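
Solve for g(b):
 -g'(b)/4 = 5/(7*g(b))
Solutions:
 g(b) = -sqrt(C1 - 280*b)/7
 g(b) = sqrt(C1 - 280*b)/7


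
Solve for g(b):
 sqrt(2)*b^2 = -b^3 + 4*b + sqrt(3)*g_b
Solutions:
 g(b) = C1 + sqrt(3)*b^4/12 + sqrt(6)*b^3/9 - 2*sqrt(3)*b^2/3


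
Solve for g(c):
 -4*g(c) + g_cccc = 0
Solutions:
 g(c) = C1*exp(-sqrt(2)*c) + C2*exp(sqrt(2)*c) + C3*sin(sqrt(2)*c) + C4*cos(sqrt(2)*c)


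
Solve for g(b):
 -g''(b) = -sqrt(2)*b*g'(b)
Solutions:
 g(b) = C1 + C2*erfi(2^(3/4)*b/2)


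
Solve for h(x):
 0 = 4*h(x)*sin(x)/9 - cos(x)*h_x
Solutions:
 h(x) = C1/cos(x)^(4/9)


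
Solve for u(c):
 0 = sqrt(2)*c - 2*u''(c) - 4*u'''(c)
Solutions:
 u(c) = C1 + C2*c + C3*exp(-c/2) + sqrt(2)*c^3/12 - sqrt(2)*c^2/2


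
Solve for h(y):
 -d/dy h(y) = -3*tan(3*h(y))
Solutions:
 h(y) = -asin(C1*exp(9*y))/3 + pi/3
 h(y) = asin(C1*exp(9*y))/3


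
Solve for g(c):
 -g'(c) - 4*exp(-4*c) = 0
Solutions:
 g(c) = C1 + exp(-4*c)


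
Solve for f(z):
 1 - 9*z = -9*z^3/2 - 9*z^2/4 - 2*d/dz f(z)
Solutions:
 f(z) = C1 - 9*z^4/16 - 3*z^3/8 + 9*z^2/4 - z/2


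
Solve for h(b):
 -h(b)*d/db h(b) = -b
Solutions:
 h(b) = -sqrt(C1 + b^2)
 h(b) = sqrt(C1 + b^2)


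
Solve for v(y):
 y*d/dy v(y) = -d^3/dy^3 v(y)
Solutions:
 v(y) = C1 + Integral(C2*airyai(-y) + C3*airybi(-y), y)


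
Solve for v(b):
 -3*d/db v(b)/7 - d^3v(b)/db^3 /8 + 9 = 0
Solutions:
 v(b) = C1 + C2*sin(2*sqrt(42)*b/7) + C3*cos(2*sqrt(42)*b/7) + 21*b


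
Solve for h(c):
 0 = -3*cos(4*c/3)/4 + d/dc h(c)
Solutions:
 h(c) = C1 + 9*sin(4*c/3)/16


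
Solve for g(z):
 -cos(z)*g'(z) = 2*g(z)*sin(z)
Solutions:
 g(z) = C1*cos(z)^2


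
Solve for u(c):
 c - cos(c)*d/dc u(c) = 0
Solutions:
 u(c) = C1 + Integral(c/cos(c), c)


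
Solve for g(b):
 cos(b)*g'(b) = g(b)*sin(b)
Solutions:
 g(b) = C1/cos(b)


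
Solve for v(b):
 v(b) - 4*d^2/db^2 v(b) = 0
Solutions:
 v(b) = C1*exp(-b/2) + C2*exp(b/2)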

..............................

# EXERCISE DESCRIPTION
Reproduce verbatim only this range: the first line of the material through the line that contains "y*d/dy v(y) = -d^3/dy^3 v(y)", inclusive.

# YOUR SOLUTION
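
Solve for g(b):
 -g'(b)/4 = 5/(7*g(b))
Solutions:
 g(b) = -sqrt(C1 - 280*b)/7
 g(b) = sqrt(C1 - 280*b)/7


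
Solve for g(b):
 sqrt(2)*b^2 = -b^3 + 4*b + sqrt(3)*g_b
Solutions:
 g(b) = C1 + sqrt(3)*b^4/12 + sqrt(6)*b^3/9 - 2*sqrt(3)*b^2/3


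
Solve for g(c):
 -4*g(c) + g_cccc = 0
Solutions:
 g(c) = C1*exp(-sqrt(2)*c) + C2*exp(sqrt(2)*c) + C3*sin(sqrt(2)*c) + C4*cos(sqrt(2)*c)


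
Solve for g(b):
 -g''(b) = -sqrt(2)*b*g'(b)
Solutions:
 g(b) = C1 + C2*erfi(2^(3/4)*b/2)


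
Solve for h(x):
 0 = 4*h(x)*sin(x)/9 - cos(x)*h_x
Solutions:
 h(x) = C1/cos(x)^(4/9)


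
Solve for u(c):
 0 = sqrt(2)*c - 2*u''(c) - 4*u'''(c)
Solutions:
 u(c) = C1 + C2*c + C3*exp(-c/2) + sqrt(2)*c^3/12 - sqrt(2)*c^2/2


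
Solve for h(y):
 -d/dy h(y) = -3*tan(3*h(y))
Solutions:
 h(y) = -asin(C1*exp(9*y))/3 + pi/3
 h(y) = asin(C1*exp(9*y))/3


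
Solve for g(c):
 -g'(c) - 4*exp(-4*c) = 0
Solutions:
 g(c) = C1 + exp(-4*c)


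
Solve for f(z):
 1 - 9*z = -9*z^3/2 - 9*z^2/4 - 2*d/dz f(z)
Solutions:
 f(z) = C1 - 9*z^4/16 - 3*z^3/8 + 9*z^2/4 - z/2


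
Solve for h(b):
 -h(b)*d/db h(b) = -b
Solutions:
 h(b) = -sqrt(C1 + b^2)
 h(b) = sqrt(C1 + b^2)


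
Solve for v(y):
 y*d/dy v(y) = -d^3/dy^3 v(y)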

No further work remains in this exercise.